* _WHAT YOU NEED TO DO_
Among the entries that follow, how many lines contain the string "stationary"? Write the number alone.

(Saved data entries)
==============================

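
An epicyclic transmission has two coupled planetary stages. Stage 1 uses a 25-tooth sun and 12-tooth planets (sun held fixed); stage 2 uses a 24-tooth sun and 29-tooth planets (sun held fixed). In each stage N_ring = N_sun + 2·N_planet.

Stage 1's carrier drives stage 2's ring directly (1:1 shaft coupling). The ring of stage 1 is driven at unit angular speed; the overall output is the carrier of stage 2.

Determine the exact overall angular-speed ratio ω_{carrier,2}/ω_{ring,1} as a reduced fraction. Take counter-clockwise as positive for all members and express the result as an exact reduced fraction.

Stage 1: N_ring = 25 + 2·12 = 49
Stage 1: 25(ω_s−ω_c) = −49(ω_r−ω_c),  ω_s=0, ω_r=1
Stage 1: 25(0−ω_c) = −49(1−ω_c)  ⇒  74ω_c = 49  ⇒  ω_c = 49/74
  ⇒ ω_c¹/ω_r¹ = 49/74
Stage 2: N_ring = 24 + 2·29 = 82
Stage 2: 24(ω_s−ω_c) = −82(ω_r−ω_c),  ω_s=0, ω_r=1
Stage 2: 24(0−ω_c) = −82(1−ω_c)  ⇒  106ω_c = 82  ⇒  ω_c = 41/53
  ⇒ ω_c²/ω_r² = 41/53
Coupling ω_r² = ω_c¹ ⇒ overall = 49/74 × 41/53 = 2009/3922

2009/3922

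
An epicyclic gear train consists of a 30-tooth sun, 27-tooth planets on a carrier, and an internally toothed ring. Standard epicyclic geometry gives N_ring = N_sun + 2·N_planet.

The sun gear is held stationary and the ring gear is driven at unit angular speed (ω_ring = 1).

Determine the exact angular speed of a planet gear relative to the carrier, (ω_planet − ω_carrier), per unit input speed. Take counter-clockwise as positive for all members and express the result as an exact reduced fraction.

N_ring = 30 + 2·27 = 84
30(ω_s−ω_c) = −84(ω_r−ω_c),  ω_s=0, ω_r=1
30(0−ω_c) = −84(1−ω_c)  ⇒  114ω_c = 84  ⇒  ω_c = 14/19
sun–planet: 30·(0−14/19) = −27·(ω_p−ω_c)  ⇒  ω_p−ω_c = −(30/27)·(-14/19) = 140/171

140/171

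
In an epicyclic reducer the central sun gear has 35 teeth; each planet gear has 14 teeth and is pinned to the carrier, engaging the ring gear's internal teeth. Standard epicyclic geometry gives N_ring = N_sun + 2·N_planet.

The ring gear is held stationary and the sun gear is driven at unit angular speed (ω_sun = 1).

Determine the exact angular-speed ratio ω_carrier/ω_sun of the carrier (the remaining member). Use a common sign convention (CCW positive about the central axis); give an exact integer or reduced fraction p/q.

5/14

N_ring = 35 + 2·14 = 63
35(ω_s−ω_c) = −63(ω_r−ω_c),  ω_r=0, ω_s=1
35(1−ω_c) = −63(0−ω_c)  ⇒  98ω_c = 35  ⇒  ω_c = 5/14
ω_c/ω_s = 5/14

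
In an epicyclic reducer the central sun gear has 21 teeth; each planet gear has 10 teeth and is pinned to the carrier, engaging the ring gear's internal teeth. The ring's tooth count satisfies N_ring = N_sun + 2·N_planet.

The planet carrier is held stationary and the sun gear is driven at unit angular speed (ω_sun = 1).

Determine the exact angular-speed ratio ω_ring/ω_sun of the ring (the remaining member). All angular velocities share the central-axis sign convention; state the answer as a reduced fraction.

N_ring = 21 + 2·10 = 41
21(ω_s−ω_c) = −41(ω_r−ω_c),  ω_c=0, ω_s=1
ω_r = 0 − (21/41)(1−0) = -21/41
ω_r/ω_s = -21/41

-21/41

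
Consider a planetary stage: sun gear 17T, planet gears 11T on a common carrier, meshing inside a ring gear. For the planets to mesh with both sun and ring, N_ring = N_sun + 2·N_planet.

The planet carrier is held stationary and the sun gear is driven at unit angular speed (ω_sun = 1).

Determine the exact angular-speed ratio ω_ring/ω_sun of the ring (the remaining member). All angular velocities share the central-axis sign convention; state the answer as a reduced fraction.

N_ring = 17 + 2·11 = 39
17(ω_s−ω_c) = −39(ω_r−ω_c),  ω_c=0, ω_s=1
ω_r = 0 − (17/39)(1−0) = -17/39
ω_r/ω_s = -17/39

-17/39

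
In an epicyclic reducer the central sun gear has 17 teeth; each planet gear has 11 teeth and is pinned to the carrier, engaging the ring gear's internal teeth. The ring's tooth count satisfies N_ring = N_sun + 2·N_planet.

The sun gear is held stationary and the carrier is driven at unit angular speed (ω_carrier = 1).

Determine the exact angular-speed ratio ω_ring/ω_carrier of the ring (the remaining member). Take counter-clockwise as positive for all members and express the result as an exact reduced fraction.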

==============================

* _REPLY TO THE EXERCISE_
5